◆ Data in this exercise

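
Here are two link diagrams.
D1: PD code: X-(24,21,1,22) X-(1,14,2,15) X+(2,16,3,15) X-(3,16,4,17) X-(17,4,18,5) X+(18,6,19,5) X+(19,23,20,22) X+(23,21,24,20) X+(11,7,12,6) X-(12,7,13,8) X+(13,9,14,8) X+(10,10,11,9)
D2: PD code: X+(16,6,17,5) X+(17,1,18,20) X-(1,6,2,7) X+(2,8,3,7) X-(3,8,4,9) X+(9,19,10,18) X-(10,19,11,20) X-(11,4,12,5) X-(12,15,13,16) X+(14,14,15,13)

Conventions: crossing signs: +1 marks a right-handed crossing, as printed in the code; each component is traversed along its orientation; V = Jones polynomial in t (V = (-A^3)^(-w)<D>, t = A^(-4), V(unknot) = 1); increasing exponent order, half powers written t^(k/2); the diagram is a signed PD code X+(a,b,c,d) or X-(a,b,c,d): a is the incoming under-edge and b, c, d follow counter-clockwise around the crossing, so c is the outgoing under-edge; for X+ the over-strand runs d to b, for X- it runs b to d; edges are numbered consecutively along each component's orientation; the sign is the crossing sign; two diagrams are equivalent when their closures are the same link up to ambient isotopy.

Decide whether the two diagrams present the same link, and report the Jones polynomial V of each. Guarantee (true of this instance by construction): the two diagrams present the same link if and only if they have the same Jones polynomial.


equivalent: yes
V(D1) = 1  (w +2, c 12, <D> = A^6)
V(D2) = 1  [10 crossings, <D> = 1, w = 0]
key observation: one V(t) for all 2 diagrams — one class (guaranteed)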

---

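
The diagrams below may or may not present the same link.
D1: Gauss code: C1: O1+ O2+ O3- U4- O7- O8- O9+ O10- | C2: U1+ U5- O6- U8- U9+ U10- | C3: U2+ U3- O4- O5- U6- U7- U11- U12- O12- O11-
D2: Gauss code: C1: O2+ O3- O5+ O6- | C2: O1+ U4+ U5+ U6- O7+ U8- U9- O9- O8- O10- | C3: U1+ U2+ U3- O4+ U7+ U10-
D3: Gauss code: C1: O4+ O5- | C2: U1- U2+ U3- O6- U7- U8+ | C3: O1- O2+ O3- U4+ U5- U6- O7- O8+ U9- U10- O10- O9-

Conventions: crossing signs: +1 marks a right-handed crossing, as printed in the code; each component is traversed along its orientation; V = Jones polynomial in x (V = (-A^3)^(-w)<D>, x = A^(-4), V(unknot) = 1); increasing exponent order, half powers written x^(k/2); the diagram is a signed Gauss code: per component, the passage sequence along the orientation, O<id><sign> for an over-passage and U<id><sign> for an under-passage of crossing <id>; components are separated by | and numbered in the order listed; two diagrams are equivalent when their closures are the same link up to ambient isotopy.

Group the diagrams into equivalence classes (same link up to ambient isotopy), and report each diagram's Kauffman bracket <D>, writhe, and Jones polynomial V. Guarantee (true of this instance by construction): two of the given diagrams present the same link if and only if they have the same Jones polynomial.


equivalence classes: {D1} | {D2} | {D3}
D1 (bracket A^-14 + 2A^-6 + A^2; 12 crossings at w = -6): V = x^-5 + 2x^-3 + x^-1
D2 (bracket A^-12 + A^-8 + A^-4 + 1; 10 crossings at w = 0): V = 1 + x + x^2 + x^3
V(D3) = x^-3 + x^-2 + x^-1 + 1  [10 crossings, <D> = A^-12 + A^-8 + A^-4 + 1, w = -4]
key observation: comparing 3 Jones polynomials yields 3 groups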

◆ Work item
Copy the records above exactly, beginning at the line that contains "D2: Gauss code: C1: O2+" and stopping after the line that contains "polynomial in x".

◆ Written response
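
D2: Gauss code: C1: O2+ O3- O5+ O6- | C2: O1+ U4+ U5+ U6- O7+ U8- U9- O9- O8- O10- | C3: U1+ U2+ U3- O4+ U7+ U10-
D3: Gauss code: C1: O4+ O5- | C2: U1- U2+ U3- O6- U7- U8+ | C3: O1- O2+ O3- U4+ U5- U6- O7- O8+ U9- U10- O10- O9-

Conventions: crossing signs: +1 marks a right-handed crossing, as printed in the code; each component is traversed along its orientation; V = Jones polynomial in x (V = (-A^3)^(-w)<D>, x = A^(-4), V(unknot) = 1); increasing exponent order, half powers written x^(k/2); the diagram is a signed Gauss code: per component, the passage sequence along the orientation, O<id><sign> for an over-passage and U<id><sign> for an under-passage of crossing <id>; components are separated by | and numbered in the order listed; two diagrams are equivalent when their closures are the same link up to ambient isotopy.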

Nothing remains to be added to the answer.